*** SUPPLIED RECORDS ***

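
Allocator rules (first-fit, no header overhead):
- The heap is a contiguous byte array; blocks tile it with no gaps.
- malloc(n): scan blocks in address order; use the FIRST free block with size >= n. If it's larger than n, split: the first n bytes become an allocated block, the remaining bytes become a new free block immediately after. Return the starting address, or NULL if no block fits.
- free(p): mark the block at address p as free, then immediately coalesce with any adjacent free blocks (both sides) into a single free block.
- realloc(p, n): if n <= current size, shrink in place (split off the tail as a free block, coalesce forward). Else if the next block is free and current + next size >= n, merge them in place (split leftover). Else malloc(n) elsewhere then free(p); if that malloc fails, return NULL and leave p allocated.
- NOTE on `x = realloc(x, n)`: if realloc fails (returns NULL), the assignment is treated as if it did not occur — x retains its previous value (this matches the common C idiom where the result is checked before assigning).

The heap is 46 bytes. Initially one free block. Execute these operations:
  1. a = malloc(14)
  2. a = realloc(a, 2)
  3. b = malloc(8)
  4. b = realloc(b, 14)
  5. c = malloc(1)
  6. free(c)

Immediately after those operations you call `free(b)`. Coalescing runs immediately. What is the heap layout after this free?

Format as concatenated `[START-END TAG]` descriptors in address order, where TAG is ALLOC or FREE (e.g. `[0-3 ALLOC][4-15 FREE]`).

Answer: [0-1 ALLOC][2-45 FREE]

Derivation:
Op 1: a = malloc(14) -> a = 0; heap: [0-13 ALLOC][14-45 FREE]
Op 2: a = realloc(a, 2) -> a = 0; heap: [0-1 ALLOC][2-45 FREE]
Op 3: b = malloc(8) -> b = 2; heap: [0-1 ALLOC][2-9 ALLOC][10-45 FREE]
Op 4: b = realloc(b, 14) -> b = 2; heap: [0-1 ALLOC][2-15 ALLOC][16-45 FREE]
Op 5: c = malloc(1) -> c = 16; heap: [0-1 ALLOC][2-15 ALLOC][16-16 ALLOC][17-45 FREE]
Op 6: free(c) -> (freed c); heap: [0-1 ALLOC][2-15 ALLOC][16-45 FREE]
free(b): b = 2 -> block [2-15 ALLOC]; mark free, coalesce with adjacent free neighbors -> [0-1 ALLOC][2-45 FREE]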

***

§ **TASK PROMPT**: Could you restate word for word the lines above, from the one that contains "The heap is 46" through the one that contains "Immediately after those", and no others?

§ **RESULT OF THE EXERCISE**:
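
The heap is 46 bytes. Initially one free block. Execute these operations:
  1. a = malloc(14)
  2. a = realloc(a, 2)
  3. b = malloc(8)
  4. b = realloc(b, 14)
  5. c = malloc(1)
  6. free(c)

Immediately after those operations you call `free(b)`. Coalescing runs immediately. What is the heap layout after this free?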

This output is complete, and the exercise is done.